TRY IT:
Print each of the entries exactly, leaving nothing out.

Stored data entries
□ □ □

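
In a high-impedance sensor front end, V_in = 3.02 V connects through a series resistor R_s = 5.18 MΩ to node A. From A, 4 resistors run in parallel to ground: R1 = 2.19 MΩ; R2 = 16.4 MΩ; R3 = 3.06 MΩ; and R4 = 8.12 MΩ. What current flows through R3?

Combine the parallel branches: R_p = (1/2.19 + 1/16.4 + 1/3.06 + 1/8.12)⁻¹ = 1.034 MΩ.
V_A = 3.02 × 1.034/6.214 = 0.5023 V.
I(R3) = V_A / R3 = 0.5023/3.06 = 0.1642 µA.

I ≈ 0.164 µA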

□ □ □

RESULT OF THE EXERCISE:
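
In a high-impedance sensor front end, V_in = 3.02 V connects through a series resistor R_s = 5.18 MΩ to node A. From A, 4 resistors run in parallel to ground: R1 = 2.19 MΩ; R2 = 16.4 MΩ; R3 = 3.06 MΩ; and R4 = 8.12 MΩ. What current flows through R3?

Combine the parallel branches: R_p = (1/2.19 + 1/16.4 + 1/3.06 + 1/8.12)⁻¹ = 1.034 MΩ.
V_A = 3.02 × 1.034/6.214 = 0.5023 V.
I(R3) = V_A / R3 = 0.5023/3.06 = 0.1642 µA.

I ≈ 0.164 µA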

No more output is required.